**Source records**
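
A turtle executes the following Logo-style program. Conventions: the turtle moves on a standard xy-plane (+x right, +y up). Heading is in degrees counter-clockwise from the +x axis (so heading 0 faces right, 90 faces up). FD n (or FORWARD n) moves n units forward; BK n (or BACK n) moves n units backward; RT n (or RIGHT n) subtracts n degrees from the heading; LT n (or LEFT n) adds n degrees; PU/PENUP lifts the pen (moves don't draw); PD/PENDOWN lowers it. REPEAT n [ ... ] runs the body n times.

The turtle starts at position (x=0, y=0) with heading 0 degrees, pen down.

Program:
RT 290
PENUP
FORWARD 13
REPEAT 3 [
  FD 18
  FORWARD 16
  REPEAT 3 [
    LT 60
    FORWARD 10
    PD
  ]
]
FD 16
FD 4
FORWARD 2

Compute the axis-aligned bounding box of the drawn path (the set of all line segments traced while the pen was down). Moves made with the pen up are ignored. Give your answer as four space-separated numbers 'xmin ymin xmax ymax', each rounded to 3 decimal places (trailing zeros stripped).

Executing turtle program step by step:
Start: pos=(0,0), heading=0, pen down
RT 290: heading 0 -> 70
PU: pen up
FD 13: (0,0) -> (4.446,12.216) [heading=70, move]
REPEAT 3 [
  -- iteration 1/3 --
  FD 18: (4.446,12.216) -> (10.603,29.13) [heading=70, move]
  FD 16: (10.603,29.13) -> (16.075,44.166) [heading=70, move]
  REPEAT 3 [
    -- iteration 1/3 --
    LT 60: heading 70 -> 130
    FD 10: (16.075,44.166) -> (9.647,51.826) [heading=130, move]
    PD: pen down
    -- iteration 2/3 --
    LT 60: heading 130 -> 190
    FD 10: (9.647,51.826) -> (-0.201,50.09) [heading=190, draw]
    PD: pen down
    -- iteration 3/3 --
    LT 60: heading 190 -> 250
    FD 10: (-0.201,50.09) -> (-3.621,40.693) [heading=250, draw]
    PD: pen down
  ]
  -- iteration 2/3 --
  FD 18: (-3.621,40.693) -> (-9.778,23.778) [heading=250, draw]
  FD 16: (-9.778,23.778) -> (-15.25,8.743) [heading=250, draw]
  REPEAT 3 [
    -- iteration 1/3 --
    LT 60: heading 250 -> 310
    FD 10: (-15.25,8.743) -> (-8.822,1.083) [heading=310, draw]
    PD: pen down
    -- iteration 2/3 --
    LT 60: heading 310 -> 10
    FD 10: (-8.822,1.083) -> (1.026,2.819) [heading=10, draw]
    PD: pen down
    -- iteration 3/3 --
    LT 60: heading 10 -> 70
    FD 10: (1.026,2.819) -> (4.446,12.216) [heading=70, draw]
    PD: pen down
  ]
  -- iteration 3/3 --
  FD 18: (4.446,12.216) -> (10.603,29.13) [heading=70, draw]
  FD 16: (10.603,29.13) -> (16.075,44.166) [heading=70, draw]
  REPEAT 3 [
    -- iteration 1/3 --
    LT 60: heading 70 -> 130
    FD 10: (16.075,44.166) -> (9.647,51.826) [heading=130, draw]
    PD: pen down
    -- iteration 2/3 --
    LT 60: heading 130 -> 190
    FD 10: (9.647,51.826) -> (-0.201,50.09) [heading=190, draw]
    PD: pen down
    -- iteration 3/3 --
    LT 60: heading 190 -> 250
    FD 10: (-0.201,50.09) -> (-3.621,40.693) [heading=250, draw]
    PD: pen down
  ]
]
FD 16: (-3.621,40.693) -> (-9.094,25.658) [heading=250, draw]
FD 4: (-9.094,25.658) -> (-10.462,21.899) [heading=250, draw]
FD 2: (-10.462,21.899) -> (-11.146,20.019) [heading=250, draw]
Final: pos=(-11.146,20.019), heading=250, 15 segment(s) drawn

Segment endpoints: x in {-15.25, -11.146, -10.462, -9.778, -9.094, -8.822, -3.621, -3.621, -0.201, -0.201, 1.026, 4.446, 9.647, 9.647, 10.603, 16.075}, y in {1.083, 2.819, 8.743, 12.216, 20.019, 21.899, 23.778, 25.658, 29.13, 40.693, 40.693, 44.166, 50.09, 50.09, 51.826}
xmin=-15.25, ymin=1.083, xmax=16.075, ymax=51.826

Answer: -15.25 1.083 16.075 51.826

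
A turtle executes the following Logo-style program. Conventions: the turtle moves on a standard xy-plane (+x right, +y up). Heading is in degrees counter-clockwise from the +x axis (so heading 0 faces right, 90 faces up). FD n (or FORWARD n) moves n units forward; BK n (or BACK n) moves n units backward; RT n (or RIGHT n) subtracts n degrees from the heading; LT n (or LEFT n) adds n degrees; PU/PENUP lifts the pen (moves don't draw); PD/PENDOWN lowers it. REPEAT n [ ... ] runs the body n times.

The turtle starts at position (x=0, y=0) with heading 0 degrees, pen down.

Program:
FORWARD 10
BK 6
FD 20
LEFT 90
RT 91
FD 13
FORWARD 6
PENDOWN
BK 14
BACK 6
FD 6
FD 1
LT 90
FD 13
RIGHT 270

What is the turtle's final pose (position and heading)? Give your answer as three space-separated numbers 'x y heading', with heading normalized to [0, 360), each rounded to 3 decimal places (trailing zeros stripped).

Answer: 30.226 12.893 179

Derivation:
Executing turtle program step by step:
Start: pos=(0,0), heading=0, pen down
FD 10: (0,0) -> (10,0) [heading=0, draw]
BK 6: (10,0) -> (4,0) [heading=0, draw]
FD 20: (4,0) -> (24,0) [heading=0, draw]
LT 90: heading 0 -> 90
RT 91: heading 90 -> 359
FD 13: (24,0) -> (36.998,-0.227) [heading=359, draw]
FD 6: (36.998,-0.227) -> (42.997,-0.332) [heading=359, draw]
PD: pen down
BK 14: (42.997,-0.332) -> (28.999,-0.087) [heading=359, draw]
BK 6: (28.999,-0.087) -> (23,0.017) [heading=359, draw]
FD 6: (23,0.017) -> (28.999,-0.087) [heading=359, draw]
FD 1: (28.999,-0.087) -> (29.999,-0.105) [heading=359, draw]
LT 90: heading 359 -> 89
FD 13: (29.999,-0.105) -> (30.226,12.893) [heading=89, draw]
RT 270: heading 89 -> 179
Final: pos=(30.226,12.893), heading=179, 10 segment(s) drawn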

**Exercise**
Transcribe all of the records exactly.

**Task output**
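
A turtle executes the following Logo-style program. Conventions: the turtle moves on a standard xy-plane (+x right, +y up). Heading is in degrees counter-clockwise from the +x axis (so heading 0 faces right, 90 faces up). FD n (or FORWARD n) moves n units forward; BK n (or BACK n) moves n units backward; RT n (or RIGHT n) subtracts n degrees from the heading; LT n (or LEFT n) adds n degrees; PU/PENUP lifts the pen (moves don't draw); PD/PENDOWN lowers it. REPEAT n [ ... ] runs the body n times.

The turtle starts at position (x=0, y=0) with heading 0 degrees, pen down.

Program:
RT 290
PENUP
FORWARD 13
REPEAT 3 [
  FD 18
  FORWARD 16
  REPEAT 3 [
    LT 60
    FORWARD 10
    PD
  ]
]
FD 16
FD 4
FORWARD 2

Compute the axis-aligned bounding box of the drawn path (the set of all line segments traced while the pen was down). Moves made with the pen up are ignored. Give your answer as four space-separated numbers 'xmin ymin xmax ymax', each rounded to 3 decimal places (trailing zeros stripped).

Executing turtle program step by step:
Start: pos=(0,0), heading=0, pen down
RT 290: heading 0 -> 70
PU: pen up
FD 13: (0,0) -> (4.446,12.216) [heading=70, move]
REPEAT 3 [
  -- iteration 1/3 --
  FD 18: (4.446,12.216) -> (10.603,29.13) [heading=70, move]
  FD 16: (10.603,29.13) -> (16.075,44.166) [heading=70, move]
  REPEAT 3 [
    -- iteration 1/3 --
    LT 60: heading 70 -> 130
    FD 10: (16.075,44.166) -> (9.647,51.826) [heading=130, move]
    PD: pen down
    -- iteration 2/3 --
    LT 60: heading 130 -> 190
    FD 10: (9.647,51.826) -> (-0.201,50.09) [heading=190, draw]
    PD: pen down
    -- iteration 3/3 --
    LT 60: heading 190 -> 250
    FD 10: (-0.201,50.09) -> (-3.621,40.693) [heading=250, draw]
    PD: pen down
  ]
  -- iteration 2/3 --
  FD 18: (-3.621,40.693) -> (-9.778,23.778) [heading=250, draw]
  FD 16: (-9.778,23.778) -> (-15.25,8.743) [heading=250, draw]
  REPEAT 3 [
    -- iteration 1/3 --
    LT 60: heading 250 -> 310
    FD 10: (-15.25,8.743) -> (-8.822,1.083) [heading=310, draw]
    PD: pen down
    -- iteration 2/3 --
    LT 60: heading 310 -> 10
    FD 10: (-8.822,1.083) -> (1.026,2.819) [heading=10, draw]
    PD: pen down
    -- iteration 3/3 --
    LT 60: heading 10 -> 70
    FD 10: (1.026,2.819) -> (4.446,12.216) [heading=70, draw]
    PD: pen down
  ]
  -- iteration 3/3 --
  FD 18: (4.446,12.216) -> (10.603,29.13) [heading=70, draw]
  FD 16: (10.603,29.13) -> (16.075,44.166) [heading=70, draw]
  REPEAT 3 [
    -- iteration 1/3 --
    LT 60: heading 70 -> 130
    FD 10: (16.075,44.166) -> (9.647,51.826) [heading=130, draw]
    PD: pen down
    -- iteration 2/3 --
    LT 60: heading 130 -> 190
    FD 10: (9.647,51.826) -> (-0.201,50.09) [heading=190, draw]
    PD: pen down
    -- iteration 3/3 --
    LT 60: heading 190 -> 250
    FD 10: (-0.201,50.09) -> (-3.621,40.693) [heading=250, draw]
    PD: pen down
  ]
]
FD 16: (-3.621,40.693) -> (-9.094,25.658) [heading=250, draw]
FD 4: (-9.094,25.658) -> (-10.462,21.899) [heading=250, draw]
FD 2: (-10.462,21.899) -> (-11.146,20.019) [heading=250, draw]
Final: pos=(-11.146,20.019), heading=250, 15 segment(s) drawn

Segment endpoints: x in {-15.25, -11.146, -10.462, -9.778, -9.094, -8.822, -3.621, -3.621, -0.201, -0.201, 1.026, 4.446, 9.647, 9.647, 10.603, 16.075}, y in {1.083, 2.819, 8.743, 12.216, 20.019, 21.899, 23.778, 25.658, 29.13, 40.693, 40.693, 44.166, 50.09, 50.09, 51.826}
xmin=-15.25, ymin=1.083, xmax=16.075, ymax=51.826

Answer: -15.25 1.083 16.075 51.826

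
A turtle executes the following Logo-style program. Conventions: the turtle moves on a standard xy-plane (+x right, +y up). Heading is in degrees counter-clockwise from the +x axis (so heading 0 faces right, 90 faces up). FD n (or FORWARD n) moves n units forward; BK n (or BACK n) moves n units backward; RT n (or RIGHT n) subtracts n degrees from the heading; LT n (or LEFT n) adds n degrees; PU/PENUP lifts the pen (moves don't draw); PD/PENDOWN lowers it. REPEAT n [ ... ] runs the body n times.

The turtle starts at position (x=0, y=0) with heading 0 degrees, pen down.

Program:
FORWARD 10
BK 6
FD 20
LEFT 90
RT 91
FD 13
FORWARD 6
PENDOWN
BK 14
BACK 6
FD 6
FD 1
LT 90
FD 13
RIGHT 270

What is the turtle's final pose (position and heading)? Give your answer as three space-separated numbers 'x y heading', with heading normalized to [0, 360), each rounded to 3 decimal places (trailing zeros stripped).

Answer: 30.226 12.893 179

Derivation:
Executing turtle program step by step:
Start: pos=(0,0), heading=0, pen down
FD 10: (0,0) -> (10,0) [heading=0, draw]
BK 6: (10,0) -> (4,0) [heading=0, draw]
FD 20: (4,0) -> (24,0) [heading=0, draw]
LT 90: heading 0 -> 90
RT 91: heading 90 -> 359
FD 13: (24,0) -> (36.998,-0.227) [heading=359, draw]
FD 6: (36.998,-0.227) -> (42.997,-0.332) [heading=359, draw]
PD: pen down
BK 14: (42.997,-0.332) -> (28.999,-0.087) [heading=359, draw]
BK 6: (28.999,-0.087) -> (23,0.017) [heading=359, draw]
FD 6: (23,0.017) -> (28.999,-0.087) [heading=359, draw]
FD 1: (28.999,-0.087) -> (29.999,-0.105) [heading=359, draw]
LT 90: heading 359 -> 89
FD 13: (29.999,-0.105) -> (30.226,12.893) [heading=89, draw]
RT 270: heading 89 -> 179
Final: pos=(30.226,12.893), heading=179, 10 segment(s) drawn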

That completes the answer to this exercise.